WORK ITEM: Every entry has to be restated word for word.

INFORMATION GIVEN:
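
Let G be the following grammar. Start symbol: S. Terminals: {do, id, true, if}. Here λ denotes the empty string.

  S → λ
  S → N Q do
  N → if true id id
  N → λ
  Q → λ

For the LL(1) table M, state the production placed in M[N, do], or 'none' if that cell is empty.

N → λ

FIRST(N): from N→if true id id we get {if}; from N→λ we get {λ}. So FIRST(N) = {λ, if}.
FIRST(Q): from Q→λ we get {λ}. So FIRST(Q) = {λ}.
FIRST(S): from S→λ we get {λ}; from S→N Q do we get {do, if}. So FIRST(S) = {λ, do, if}.
FOLLOW(S) includes $ since S is the start symbol.
FOLLOW(N): in S→N Q do, N is followed by Q do with FIRST {do}. Thus FOLLOW(N) = {do}.
For N → if true id id: FIRST(if true id id) = {if}, so it goes in M[N, t] for t ∈ {if}.
For N → λ: FIRST(λ) = {λ}, so it goes in M[N, t] for t ∈ {}; since λ ∈ FIRST, also for every t ∈ FOLLOW(N) = {do}.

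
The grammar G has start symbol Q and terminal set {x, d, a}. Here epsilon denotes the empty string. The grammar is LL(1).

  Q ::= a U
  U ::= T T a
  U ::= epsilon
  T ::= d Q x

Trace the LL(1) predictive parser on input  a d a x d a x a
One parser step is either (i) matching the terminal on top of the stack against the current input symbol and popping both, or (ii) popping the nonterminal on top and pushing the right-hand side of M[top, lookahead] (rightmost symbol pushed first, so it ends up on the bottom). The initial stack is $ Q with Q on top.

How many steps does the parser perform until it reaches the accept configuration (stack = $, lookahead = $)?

16

      Stack        Input              Action
   1  $ Q          a d a x d a x a $  expand Q ::= a U
   2  $ U a        a d a x d a x a $  match a
   3  $ U          d a x d a x a $    expand U ::= T T a
   4  $ a T T      d a x d a x a $    expand T ::= d Q x
   5  $ a T x Q d  d a x d a x a $    match d
   6  $ a T x Q    a x d a x a $      expand Q ::= a U
   7  $ a T x U a  a x d a x a $      match a
   8  $ a T x U    x d a x a $        expand U ::= epsilon
   9  $ a T x      x d a x a $        match x
  10  $ a T        d a x a $          expand T ::= d Q x
  11  $ a x Q d    d a x a $          match d
  12  $ a x Q      a x a $            expand Q ::= a U
  13  $ a x U a    a x a $            match a
  14  $ a x U      x a $              expand U ::= epsilon
  15  $ a x        x a $              match x
  16  $ a          a $                match a
Accept reached after 16 steps.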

WRITTEN SOLUTION:
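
Let G be the following grammar. Start symbol: S. Terminals: {do, id, true, if}. Here λ denotes the empty string.

  S → λ
  S → N Q do
  N → if true id id
  N → λ
  Q → λ

For the LL(1) table M, state the production placed in M[N, do], or 'none' if that cell is empty.

N → λ

FIRST(N): from N→if true id id we get {if}; from N→λ we get {λ}. So FIRST(N) = {λ, if}.
FIRST(Q): from Q→λ we get {λ}. So FIRST(Q) = {λ}.
FIRST(S): from S→λ we get {λ}; from S→N Q do we get {do, if}. So FIRST(S) = {λ, do, if}.
FOLLOW(S) includes $ since S is the start symbol.
FOLLOW(N): in S→N Q do, N is followed by Q do with FIRST {do}. Thus FOLLOW(N) = {do}.
For N → if true id id: FIRST(if true id id) = {if}, so it goes in M[N, t] for t ∈ {if}.
For N → λ: FIRST(λ) = {λ}, so it goes in M[N, t] for t ∈ {}; since λ ∈ FIRST, also for every t ∈ FOLLOW(N) = {do}.

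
The grammar G has start symbol Q and terminal set {x, d, a}. Here epsilon denotes the empty string. The grammar is LL(1).

  Q ::= a U
  U ::= T T a
  U ::= epsilon
  T ::= d Q x

Trace the LL(1) predictive parser on input  a d a x d a x a
One parser step is either (i) matching the terminal on top of the stack against the current input symbol and popping both, or (ii) popping the nonterminal on top and pushing the right-hand side of M[top, lookahead] (rightmost symbol pushed first, so it ends up on the bottom). The initial stack is $ Q with Q on top.

How many steps does the parser perform until it reaches the accept configuration (stack = $, lookahead = $)?

16

      Stack        Input              Action
   1  $ Q          a d a x d a x a $  expand Q ::= a U
   2  $ U a        a d a x d a x a $  match a
   3  $ U          d a x d a x a $    expand U ::= T T a
   4  $ a T T      d a x d a x a $    expand T ::= d Q x
   5  $ a T x Q d  d a x d a x a $    match d
   6  $ a T x Q    a x d a x a $      expand Q ::= a U
   7  $ a T x U a  a x d a x a $      match a
   8  $ a T x U    x d a x a $        expand U ::= epsilon
   9  $ a T x      x d a x a $        match x
  10  $ a T        d a x a $          expand T ::= d Q x
  11  $ a x Q d    d a x a $          match d
  12  $ a x Q      a x a $            expand Q ::= a U
  13  $ a x U a    a x a $            match a
  14  $ a x U      x a $              expand U ::= epsilon
  15  $ a x        x a $              match x
  16  $ a          a $                match a
Accept reached after 16 steps.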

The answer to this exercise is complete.